[Data entries]

____

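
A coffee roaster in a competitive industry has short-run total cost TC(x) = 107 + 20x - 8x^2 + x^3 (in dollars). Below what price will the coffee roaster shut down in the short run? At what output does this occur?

The firm shuts down when price falls below the minimum of average variable cost. AVC = VC/x = 20 - 8x + x^2.
At the minimum of AVC, MC = AVC. MC = 20 - 16x + 3x^2; setting MC = AVC gives 2x^2 - 8x = 0, so x = 4. min AVC = 4.
For P < $4 the firm produces nothing.

$4 per unit, at x = 4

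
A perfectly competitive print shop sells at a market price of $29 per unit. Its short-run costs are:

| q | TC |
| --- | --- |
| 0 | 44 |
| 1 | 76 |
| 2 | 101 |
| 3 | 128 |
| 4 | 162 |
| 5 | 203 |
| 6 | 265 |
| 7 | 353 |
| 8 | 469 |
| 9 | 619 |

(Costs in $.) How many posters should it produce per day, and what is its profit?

q = 3; profit = -$41

Profit at each row (π = 29q − TC): q=0: -44; q=1: -47; q=2: -43; q=3: -41; q=4: -46; q=5: -58; q=6: -91; q=7: -150; q=8: -237; q=9: -358.
Profit is maximized at q = 3. AVC there is 84/3 = $28 ≤ P, so producing beats shutting down (which would give -$44).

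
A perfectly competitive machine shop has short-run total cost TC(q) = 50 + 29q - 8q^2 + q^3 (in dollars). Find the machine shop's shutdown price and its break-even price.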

____

PROBLEM TO SOLVE
Search the entries for the string "perfectly" and return each line where it turns up.

SOLUTION FOR THIS EXERCISE
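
A perfectly competitive print shop sells at a market price of $29 per unit. Its short-run costs are:
A perfectly competitive machine shop has short-run total cost TC(q) = 50 + 29q - 8q^2 + q^3 (in dollars). Find the machine shop's shutdown price and its break-even price.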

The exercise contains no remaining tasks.